==== Information supplied ====
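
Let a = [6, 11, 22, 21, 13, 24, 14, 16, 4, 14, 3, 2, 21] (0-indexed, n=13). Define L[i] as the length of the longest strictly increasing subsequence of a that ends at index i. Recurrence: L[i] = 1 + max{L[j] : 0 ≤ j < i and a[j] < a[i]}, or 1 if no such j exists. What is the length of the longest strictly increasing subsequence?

   i    0    1    2    3    4    5    6    7    8    9   10   11   12
a[i]    6   11   22   21   13   24   14   16    4   14    3    2   21
L[i]    1    2    3    3    3    4    4    5    1    4    1    1    6

6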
====
## What is expected
Each entry above is to be copied out exactly.

## Response box
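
Let a = [6, 11, 22, 21, 13, 24, 14, 16, 4, 14, 3, 2, 21] (0-indexed, n=13). Define L[i] as the length of the longest strictly increasing subsequence of a that ends at index i. Recurrence: L[i] = 1 + max{L[j] : 0 ≤ j < i and a[j] < a[i]}, or 1 if no such j exists. What is the length of the longest strictly increasing subsequence?

   i    0    1    2    3    4    5    6    7    8    9   10   11   12
a[i]    6   11   22   21   13   24   14   16    4   14    3    2   21
L[i]    1    2    3    3    3    4    4    5    1    4    1    1    6

6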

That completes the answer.